EXERCISE DATA section start

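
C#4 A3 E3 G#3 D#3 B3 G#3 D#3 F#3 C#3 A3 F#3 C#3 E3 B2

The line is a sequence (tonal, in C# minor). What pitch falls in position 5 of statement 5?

With 5-note cells, note 5 of each statement runs D#3, C#3, B2.
Extending down a 2nd: A2 → G#2.

G#2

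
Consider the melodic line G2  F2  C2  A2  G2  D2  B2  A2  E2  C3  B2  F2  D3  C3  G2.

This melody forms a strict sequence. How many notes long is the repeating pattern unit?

3

There are 15 notes; a 3-note unit gives 5 cells:
G2 F2 C2 | A2 G2 D2 | B2 A2 E2 | C3 B2 F2 | D3 C3 G2
Each cell is the previous one up a 2nd — so the unit is 3 notes.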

EXERCISE DATA section end

**PROBLEM STATEMENT**
Write all of the records out again exactly.

**RESULT OF THIS EXERCISE**
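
C#4 A3 E3 G#3 D#3 B3 G#3 D#3 F#3 C#3 A3 F#3 C#3 E3 B2

The line is a sequence (tonal, in C# minor). What pitch falls in position 5 of statement 5?

With 5-note cells, note 5 of each statement runs D#3, C#3, B2.
Extending down a 2nd: A2 → G#2.

G#2

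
Consider the melodic line G2  F2  C2  A2  G2  D2  B2  A2  E2  C3  B2  F2  D3  C3  G2.

This melody forms a strict sequence. How many notes long is the repeating pattern unit?

3

There are 15 notes; a 3-note unit gives 5 cells:
G2 F2 C2 | A2 G2 D2 | B2 A2 E2 | C3 B2 F2 | D3 C3 G2
Each cell is the previous one up a 2nd — so the unit is 3 notes.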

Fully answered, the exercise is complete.